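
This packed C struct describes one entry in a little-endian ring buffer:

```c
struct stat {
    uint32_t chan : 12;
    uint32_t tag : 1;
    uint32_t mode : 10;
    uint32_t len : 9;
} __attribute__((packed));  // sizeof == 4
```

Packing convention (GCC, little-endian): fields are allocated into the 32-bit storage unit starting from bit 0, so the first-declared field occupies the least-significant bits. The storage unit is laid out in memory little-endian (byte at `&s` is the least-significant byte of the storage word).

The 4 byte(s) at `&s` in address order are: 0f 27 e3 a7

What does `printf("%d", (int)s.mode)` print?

793

[0]=0x0f [1]=0x27 [2]=0xe3 [3]=0xa7 (little-endian) → word 0xa7e3270f
chan:12 @ bit 0 → (0xa7e3270f>>0)&0xfff = 0x70f
tag:1 @ bit 12 → (0xa7e3270f>>12)&0x1 = 0x0
mode:10 @ bit 13 → (0xa7e3270f>>13)&0x3ff = 0x319  ←
len:9 @ bit 23 → (0xa7e3270f>>23)&0x1ff = 0x14f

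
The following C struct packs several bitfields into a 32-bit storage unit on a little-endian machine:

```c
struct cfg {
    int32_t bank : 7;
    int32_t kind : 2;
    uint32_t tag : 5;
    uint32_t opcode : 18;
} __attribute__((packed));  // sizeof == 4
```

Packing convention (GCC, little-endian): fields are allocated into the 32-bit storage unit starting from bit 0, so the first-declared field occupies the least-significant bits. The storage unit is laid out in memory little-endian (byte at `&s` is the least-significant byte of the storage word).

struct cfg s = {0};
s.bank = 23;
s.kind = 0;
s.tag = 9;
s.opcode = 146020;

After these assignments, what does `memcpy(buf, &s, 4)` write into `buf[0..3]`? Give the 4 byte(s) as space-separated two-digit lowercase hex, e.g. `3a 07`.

bank (7b) val=23 bits=0x17 at bit 0: 0x00000017
kind (2b) val=0 bits=0x0 at bit 7: 0x00000017
tag (5b) val=9 bits=0x9 at bit 9: 0x00001217
opcode (18b) val=146020 bits=0x23a64 at bit 14: 0x8e991217
word = 0x8e991217 → little-endian bytes:
  [0]=0x17  [1]=0x12  [2]=0x99  [3]=0x8e

17 12 99 8e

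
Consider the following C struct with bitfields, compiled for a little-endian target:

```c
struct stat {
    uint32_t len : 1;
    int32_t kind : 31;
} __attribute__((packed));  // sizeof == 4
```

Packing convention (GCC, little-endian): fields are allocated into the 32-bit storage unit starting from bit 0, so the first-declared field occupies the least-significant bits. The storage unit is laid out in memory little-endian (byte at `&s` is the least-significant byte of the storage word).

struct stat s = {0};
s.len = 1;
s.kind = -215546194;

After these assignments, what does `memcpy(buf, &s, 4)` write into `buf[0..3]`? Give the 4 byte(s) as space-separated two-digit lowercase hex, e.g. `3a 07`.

5d 0d 4e e6

len (1b) val=1 bits=0x1 at bit 0: 0x00000001
kind (31b) val=-215546194 bits=0x732706ae at bit 1: 0xe64e0d5d
word = 0xe64e0d5d → little-endian bytes:
  [0]=0x5d  [1]=0x0d  [2]=0x4e  [3]=0xe6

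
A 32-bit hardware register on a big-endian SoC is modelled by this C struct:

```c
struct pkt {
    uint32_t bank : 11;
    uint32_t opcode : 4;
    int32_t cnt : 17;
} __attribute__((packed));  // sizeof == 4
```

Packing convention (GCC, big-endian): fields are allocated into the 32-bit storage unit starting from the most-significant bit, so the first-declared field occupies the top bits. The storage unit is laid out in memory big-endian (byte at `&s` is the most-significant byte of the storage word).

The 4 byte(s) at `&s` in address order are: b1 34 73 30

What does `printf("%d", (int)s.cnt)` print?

29488

[0]=0xb1 [1]=0x34 [2]=0x73 [3]=0x30 (big-endian) → word 0xb1347330
bank:11 @ bit 21 → (0xb1347330>>21)&0x7ff = 0x589
opcode:4 @ bit 17 → (0xb1347330>>17)&0xf = 0xa
cnt:17 @ bit 0 → (0xb1347330>>0)&0x1ffff = 0x7330  ←
cnt signed 17b, MSB=0: value = 29488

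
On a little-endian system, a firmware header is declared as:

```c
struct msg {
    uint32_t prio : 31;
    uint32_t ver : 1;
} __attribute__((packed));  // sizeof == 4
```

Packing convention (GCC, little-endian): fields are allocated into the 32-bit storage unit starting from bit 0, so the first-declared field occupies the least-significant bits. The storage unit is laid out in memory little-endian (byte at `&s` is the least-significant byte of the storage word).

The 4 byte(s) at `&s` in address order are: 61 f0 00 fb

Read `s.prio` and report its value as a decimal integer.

2063659105

[0]=0x61 [1]=0xf0 [2]=0x00 [3]=0xfb (little-endian) → word 0xfb00f061
prio:31 @ bit 0 → (0xfb00f061>>0)&0x7fffffff = 0x7b00f061  ←
ver:1 @ bit 31 → (0xfb00f061>>31)&0x1 = 0x1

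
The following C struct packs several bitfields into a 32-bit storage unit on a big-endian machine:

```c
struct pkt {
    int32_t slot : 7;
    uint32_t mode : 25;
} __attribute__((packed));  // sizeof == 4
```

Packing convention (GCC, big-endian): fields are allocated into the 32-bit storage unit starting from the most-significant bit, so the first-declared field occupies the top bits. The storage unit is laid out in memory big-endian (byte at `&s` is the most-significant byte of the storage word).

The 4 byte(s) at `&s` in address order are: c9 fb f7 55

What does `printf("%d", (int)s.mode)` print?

33290069

[0]=0xc9 [1]=0xfb [2]=0xf7 [3]=0x55 (big-endian) → word 0xc9fbf755
slot:7 @ bit 25 → (0xc9fbf755>>25)&0x7f = 0x64
mode:25 @ bit 0 → (0xc9fbf755>>0)&0x1ffffff = 0x1fbf755  ←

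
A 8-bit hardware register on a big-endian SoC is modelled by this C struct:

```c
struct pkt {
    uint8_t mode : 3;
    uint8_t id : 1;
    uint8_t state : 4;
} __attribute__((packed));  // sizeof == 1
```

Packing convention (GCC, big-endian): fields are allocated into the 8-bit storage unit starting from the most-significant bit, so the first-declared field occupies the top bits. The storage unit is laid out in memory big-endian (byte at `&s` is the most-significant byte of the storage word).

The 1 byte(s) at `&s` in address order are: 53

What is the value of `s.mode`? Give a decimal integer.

2

[0]=0x53 (big-endian) → word 0x53
mode [5+:3] = (word>>5) & 0x7 = 2  ←
id [4+:1] = (word>>4) & 0x1 = 1
state [0+:4] = (word>>0) & 0xf = 3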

======

Exercise description: In the entries above, find the line with "as a decimal integer." and the line with "c9 fb f7 55", then set down exactly those two and every line between them, nothing else.

The completed task:
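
Read `s.prio` and report its value as a decimal integer.

2063659105

[0]=0x61 [1]=0xf0 [2]=0x00 [3]=0xfb (little-endian) → word 0xfb00f061
prio:31 @ bit 0 → (0xfb00f061>>0)&0x7fffffff = 0x7b00f061  ←
ver:1 @ bit 31 → (0xfb00f061>>31)&0x1 = 0x1

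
The following C struct packs several bitfields into a 32-bit storage unit on a big-endian machine:

```c
struct pkt {
    int32_t slot : 7;
    uint32_t mode : 25;
} __attribute__((packed));  // sizeof == 4
```

Packing convention (GCC, big-endian): fields are allocated into the 32-bit storage unit starting from the most-significant bit, so the first-declared field occupies the top bits. The storage unit is laid out in memory big-endian (byte at `&s` is the most-significant byte of the storage word).

The 4 byte(s) at `&s` in address order are: c9 fb f7 55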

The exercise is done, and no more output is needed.